Data extracted from a collection:
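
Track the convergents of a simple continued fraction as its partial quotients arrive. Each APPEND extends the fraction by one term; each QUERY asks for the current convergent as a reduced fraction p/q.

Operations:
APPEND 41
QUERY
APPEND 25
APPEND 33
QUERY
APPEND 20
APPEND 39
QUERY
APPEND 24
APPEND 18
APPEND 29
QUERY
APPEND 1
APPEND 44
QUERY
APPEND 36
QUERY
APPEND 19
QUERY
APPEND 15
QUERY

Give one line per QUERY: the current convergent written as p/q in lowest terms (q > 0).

APPEND 41: p_0 = 41·1 + 0 = 41, q_0 = 41·0 + 1 = 1 → 41/1
APPEND 25: p_1 = 25·41 + 1 = 1026, q_1 = 25·1 + 0 = 25 → 1026/25
APPEND 33: p_2 = 33·1026 + 41 = 33899, q_2 = 33·25 + 1 = 826 → 33899/826
APPEND 20: p_3 = 20·33899 + 1026 = 679006, q_3 = 20·826 + 25 = 16545 → 679006/16545
APPEND 39: p_4 = 39·679006 + 33899 = 26515133, q_4 = 39·16545 + 826 = 646081 → 26515133/646081
APPEND 24: p_5 = 24·26515133 + 679006 = 637042198, q_5 = 24·646081 + 16545 = 15522489 → 637042198/15522489
APPEND 18: p_6 = 18·637042198 + 26515133 = 11493274697, q_6 = 18·15522489 + 646081 = 280050883 → 11493274697/280050883
APPEND 29: p_7 = 29·11493274697 + 637042198 = 333942008411, q_7 = 29·280050883 + 15522489 = 8136998096 → 333942008411/8136998096
APPEND 1: p_8 = 1·333942008411 + 11493274697 = 345435283108, q_8 = 1·8136998096 + 280050883 = 8417048979 → 345435283108/8417048979
APPEND 44: p_9 = 44·345435283108 + 333942008411 = 15533094465163, q_9 = 44·8417048979 + 8136998096 = 378487153172 → 15533094465163/378487153172
APPEND 36: p_10 = 36·15533094465163 + 345435283108 = 559536836028976, q_10 = 36·378487153172 + 8417048979 = 13633954563171 → 559536836028976/13633954563171
APPEND 19: p_11 = 19·559536836028976 + 15533094465163 = 10646732979015707, q_11 = 19·13633954563171 + 378487153172 = 259423623853421 → 10646732979015707/259423623853421
APPEND 15: p_12 = 15·10646732979015707 + 559536836028976 = 160260531521264581, q_12 = 15·259423623853421 + 13633954563171 = 3904988312364486 → 160260531521264581/3904988312364486

41/1
33899/826
26515133/646081
333942008411/8136998096
15533094465163/378487153172
559536836028976/13633954563171
10646732979015707/259423623853421
160260531521264581/3904988312364486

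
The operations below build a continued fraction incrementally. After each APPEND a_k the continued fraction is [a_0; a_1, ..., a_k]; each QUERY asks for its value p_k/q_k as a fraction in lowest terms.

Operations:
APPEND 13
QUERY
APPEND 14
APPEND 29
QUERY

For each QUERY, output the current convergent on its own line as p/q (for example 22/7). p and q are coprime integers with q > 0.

13/1
5320/407

APPEND 13: p_0 = 13·1 + 0 = 13, q_0 = 13·0 + 1 = 1 → 13/1
APPEND 14: p_1 = 14·13 + 1 = 183, q_1 = 14·1 + 0 = 14 → 183/14
APPEND 29: p_2 = 29·183 + 13 = 5320, q_2 = 29·14 + 1 = 407 → 5320/407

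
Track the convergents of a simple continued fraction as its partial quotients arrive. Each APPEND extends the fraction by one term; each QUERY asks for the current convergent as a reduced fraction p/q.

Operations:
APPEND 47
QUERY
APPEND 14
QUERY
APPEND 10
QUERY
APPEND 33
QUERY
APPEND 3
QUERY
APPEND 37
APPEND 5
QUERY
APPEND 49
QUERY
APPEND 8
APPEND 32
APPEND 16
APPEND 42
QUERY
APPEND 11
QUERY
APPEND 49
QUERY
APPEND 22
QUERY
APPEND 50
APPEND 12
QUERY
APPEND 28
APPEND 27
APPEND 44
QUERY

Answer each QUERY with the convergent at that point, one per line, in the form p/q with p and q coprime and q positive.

47/1
659/14
6637/141
219680/4667
665677/14142
124914322/2653747
6145651507/130561524
1067718370448695/22683182977394
11770286240191671/250054287602425
577811744139840574/12275343275496219
12723628657316684299/270307606348519243
7653834563977005350587/162602175534766019671
255905335766578709519186268/5436590506207534065753197

APPEND 47: p_0 = 47·1 + 0 = 47, q_0 = 47·0 + 1 = 1 → 47/1
APPEND 14: p_1 = 14·47 + 1 = 659, q_1 = 14·1 + 0 = 14 → 659/14
APPEND 10: p_2 = 10·659 + 47 = 6637, q_2 = 10·14 + 1 = 141 → 6637/141
APPEND 33: p_3 = 33·6637 + 659 = 219680, q_3 = 33·141 + 14 = 4667 → 219680/4667
APPEND 3: p_4 = 3·219680 + 6637 = 665677, q_4 = 3·4667 + 141 = 14142 → 665677/14142
APPEND 37: p_5 = 37·665677 + 219680 = 24849729, q_5 = 37·14142 + 4667 = 527921 → 24849729/527921
APPEND 5: p_6 = 5·24849729 + 665677 = 124914322, q_6 = 5·527921 + 14142 = 2653747 → 124914322/2653747
APPEND 49: p_7 = 49·124914322 + 24849729 = 6145651507, q_7 = 49·2653747 + 527921 = 130561524 → 6145651507/130561524
APPEND 8: p_8 = 8·6145651507 + 124914322 = 49290126378, q_8 = 8·130561524 + 2653747 = 1047145939 → 49290126378/1047145939
APPEND 32: p_9 = 32·49290126378 + 6145651507 = 1583429695603, q_9 = 32·1047145939 + 130561524 = 33639231572 → 1583429695603/33639231572
APPEND 16: p_10 = 16·1583429695603 + 49290126378 = 25384165256026, q_10 = 16·33639231572 + 1047145939 = 539274851091 → 25384165256026/539274851091
APPEND 42: p_11 = 42·25384165256026 + 1583429695603 = 1067718370448695, q_11 = 42·539274851091 + 33639231572 = 22683182977394 → 1067718370448695/22683182977394
APPEND 11: p_12 = 11·1067718370448695 + 25384165256026 = 11770286240191671, q_12 = 11·22683182977394 + 539274851091 = 250054287602425 → 11770286240191671/250054287602425
APPEND 49: p_13 = 49·11770286240191671 + 1067718370448695 = 577811744139840574, q_13 = 49·250054287602425 + 22683182977394 = 12275343275496219 → 577811744139840574/12275343275496219
APPEND 22: p_14 = 22·577811744139840574 + 11770286240191671 = 12723628657316684299, q_14 = 22·12275343275496219 + 250054287602425 = 270307606348519243 → 12723628657316684299/270307606348519243
APPEND 50: p_15 = 50·12723628657316684299 + 577811744139840574 = 636759244609974055524, q_15 = 50·270307606348519243 + 12275343275496219 = 13527655660701458369 → 636759244609974055524/13527655660701458369
APPEND 12: p_16 = 12·636759244609974055524 + 12723628657316684299 = 7653834563977005350587, q_16 = 12·13527655660701458369 + 270307606348519243 = 162602175534766019671 → 7653834563977005350587/162602175534766019671
APPEND 28: p_17 = 28·7653834563977005350587 + 636759244609974055524 = 214944127035966123871960, q_17 = 28·162602175534766019671 + 13527655660701458369 = 4566388570634150009157 → 214944127035966123871960/4566388570634150009157
APPEND 27: p_18 = 27·214944127035966123871960 + 7653834563977005350587 = 5811145264535062349893507, q_18 = 27·4566388570634150009157 + 162602175534766019671 = 123455093582656816266910 → 5811145264535062349893507/123455093582656816266910
APPEND 44: p_19 = 44·5811145264535062349893507 + 214944127035966123871960 = 255905335766578709519186268, q_19 = 44·123455093582656816266910 + 4566388570634150009157 = 5436590506207534065753197 → 255905335766578709519186268/5436590506207534065753197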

### Work to be completed
Every entry is to be copied exactly, with none omitted.

### Answer to the problem
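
Track the convergents of a simple continued fraction as its partial quotients arrive. Each APPEND extends the fraction by one term; each QUERY asks for the current convergent as a reduced fraction p/q.

Operations:
APPEND 41
QUERY
APPEND 25
APPEND 33
QUERY
APPEND 20
APPEND 39
QUERY
APPEND 24
APPEND 18
APPEND 29
QUERY
APPEND 1
APPEND 44
QUERY
APPEND 36
QUERY
APPEND 19
QUERY
APPEND 15
QUERY

Give one line per QUERY: the current convergent written as p/q in lowest terms (q > 0).

APPEND 41: p_0 = 41·1 + 0 = 41, q_0 = 41·0 + 1 = 1 → 41/1
APPEND 25: p_1 = 25·41 + 1 = 1026, q_1 = 25·1 + 0 = 25 → 1026/25
APPEND 33: p_2 = 33·1026 + 41 = 33899, q_2 = 33·25 + 1 = 826 → 33899/826
APPEND 20: p_3 = 20·33899 + 1026 = 679006, q_3 = 20·826 + 25 = 16545 → 679006/16545
APPEND 39: p_4 = 39·679006 + 33899 = 26515133, q_4 = 39·16545 + 826 = 646081 → 26515133/646081
APPEND 24: p_5 = 24·26515133 + 679006 = 637042198, q_5 = 24·646081 + 16545 = 15522489 → 637042198/15522489
APPEND 18: p_6 = 18·637042198 + 26515133 = 11493274697, q_6 = 18·15522489 + 646081 = 280050883 → 11493274697/280050883
APPEND 29: p_7 = 29·11493274697 + 637042198 = 333942008411, q_7 = 29·280050883 + 15522489 = 8136998096 → 333942008411/8136998096
APPEND 1: p_8 = 1·333942008411 + 11493274697 = 345435283108, q_8 = 1·8136998096 + 280050883 = 8417048979 → 345435283108/8417048979
APPEND 44: p_9 = 44·345435283108 + 333942008411 = 15533094465163, q_9 = 44·8417048979 + 8136998096 = 378487153172 → 15533094465163/378487153172
APPEND 36: p_10 = 36·15533094465163 + 345435283108 = 559536836028976, q_10 = 36·378487153172 + 8417048979 = 13633954563171 → 559536836028976/13633954563171
APPEND 19: p_11 = 19·559536836028976 + 15533094465163 = 10646732979015707, q_11 = 19·13633954563171 + 378487153172 = 259423623853421 → 10646732979015707/259423623853421
APPEND 15: p_12 = 15·10646732979015707 + 559536836028976 = 160260531521264581, q_12 = 15·259423623853421 + 13633954563171 = 3904988312364486 → 160260531521264581/3904988312364486

41/1
33899/826
26515133/646081
333942008411/8136998096
15533094465163/378487153172
559536836028976/13633954563171
10646732979015707/259423623853421
160260531521264581/3904988312364486

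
The operations below build a continued fraction incrementally. After each APPEND a_k the continued fraction is [a_0; a_1, ..., a_k]; each QUERY asks for its value p_k/q_k as a fraction in lowest terms.

Operations:
APPEND 13
QUERY
APPEND 14
APPEND 29
QUERY

For each QUERY, output the current convergent on its own line as p/q (for example 22/7). p and q are coprime integers with q > 0.

13/1
5320/407

APPEND 13: p_0 = 13·1 + 0 = 13, q_0 = 13·0 + 1 = 1 → 13/1
APPEND 14: p_1 = 14·13 + 1 = 183, q_1 = 14·1 + 0 = 14 → 183/14
APPEND 29: p_2 = 29·183 + 13 = 5320, q_2 = 29·14 + 1 = 407 → 5320/407

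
Track the convergents of a simple continued fraction as its partial quotients arrive. Each APPEND extends the fraction by one term; each QUERY asks for the current convergent as a reduced fraction p/q.

Operations:
APPEND 47
QUERY
APPEND 14
QUERY
APPEND 10
QUERY
APPEND 33
QUERY
APPEND 3
QUERY
APPEND 37
APPEND 5
QUERY
APPEND 49
QUERY
APPEND 8
APPEND 32
APPEND 16
APPEND 42
QUERY
APPEND 11
QUERY
APPEND 49
QUERY
APPEND 22
QUERY
APPEND 50
APPEND 12
QUERY
APPEND 28
APPEND 27
APPEND 44
QUERY

Answer each QUERY with the convergent at that point, one per line, in the form p/q with p and q coprime and q positive.

47/1
659/14
6637/141
219680/4667
665677/14142
124914322/2653747
6145651507/130561524
1067718370448695/22683182977394
11770286240191671/250054287602425
577811744139840574/12275343275496219
12723628657316684299/270307606348519243
7653834563977005350587/162602175534766019671
255905335766578709519186268/5436590506207534065753197

APPEND 47: p_0 = 47·1 + 0 = 47, q_0 = 47·0 + 1 = 1 → 47/1
APPEND 14: p_1 = 14·47 + 1 = 659, q_1 = 14·1 + 0 = 14 → 659/14
APPEND 10: p_2 = 10·659 + 47 = 6637, q_2 = 10·14 + 1 = 141 → 6637/141
APPEND 33: p_3 = 33·6637 + 659 = 219680, q_3 = 33·141 + 14 = 4667 → 219680/4667
APPEND 3: p_4 = 3·219680 + 6637 = 665677, q_4 = 3·4667 + 141 = 14142 → 665677/14142
APPEND 37: p_5 = 37·665677 + 219680 = 24849729, q_5 = 37·14142 + 4667 = 527921 → 24849729/527921
APPEND 5: p_6 = 5·24849729 + 665677 = 124914322, q_6 = 5·527921 + 14142 = 2653747 → 124914322/2653747
APPEND 49: p_7 = 49·124914322 + 24849729 = 6145651507, q_7 = 49·2653747 + 527921 = 130561524 → 6145651507/130561524
APPEND 8: p_8 = 8·6145651507 + 124914322 = 49290126378, q_8 = 8·130561524 + 2653747 = 1047145939 → 49290126378/1047145939
APPEND 32: p_9 = 32·49290126378 + 6145651507 = 1583429695603, q_9 = 32·1047145939 + 130561524 = 33639231572 → 1583429695603/33639231572
APPEND 16: p_10 = 16·1583429695603 + 49290126378 = 25384165256026, q_10 = 16·33639231572 + 1047145939 = 539274851091 → 25384165256026/539274851091
APPEND 42: p_11 = 42·25384165256026 + 1583429695603 = 1067718370448695, q_11 = 42·539274851091 + 33639231572 = 22683182977394 → 1067718370448695/22683182977394
APPEND 11: p_12 = 11·1067718370448695 + 25384165256026 = 11770286240191671, q_12 = 11·22683182977394 + 539274851091 = 250054287602425 → 11770286240191671/250054287602425
APPEND 49: p_13 = 49·11770286240191671 + 1067718370448695 = 577811744139840574, q_13 = 49·250054287602425 + 22683182977394 = 12275343275496219 → 577811744139840574/12275343275496219
APPEND 22: p_14 = 22·577811744139840574 + 11770286240191671 = 12723628657316684299, q_14 = 22·12275343275496219 + 250054287602425 = 270307606348519243 → 12723628657316684299/270307606348519243
APPEND 50: p_15 = 50·12723628657316684299 + 577811744139840574 = 636759244609974055524, q_15 = 50·270307606348519243 + 12275343275496219 = 13527655660701458369 → 636759244609974055524/13527655660701458369
APPEND 12: p_16 = 12·636759244609974055524 + 12723628657316684299 = 7653834563977005350587, q_16 = 12·13527655660701458369 + 270307606348519243 = 162602175534766019671 → 7653834563977005350587/162602175534766019671
APPEND 28: p_17 = 28·7653834563977005350587 + 636759244609974055524 = 214944127035966123871960, q_17 = 28·162602175534766019671 + 13527655660701458369 = 4566388570634150009157 → 214944127035966123871960/4566388570634150009157
APPEND 27: p_18 = 27·214944127035966123871960 + 7653834563977005350587 = 5811145264535062349893507, q_18 = 27·4566388570634150009157 + 162602175534766019671 = 123455093582656816266910 → 5811145264535062349893507/123455093582656816266910
APPEND 44: p_19 = 44·5811145264535062349893507 + 214944127035966123871960 = 255905335766578709519186268, q_19 = 44·123455093582656816266910 + 4566388570634150009157 = 5436590506207534065753197 → 255905335766578709519186268/5436590506207534065753197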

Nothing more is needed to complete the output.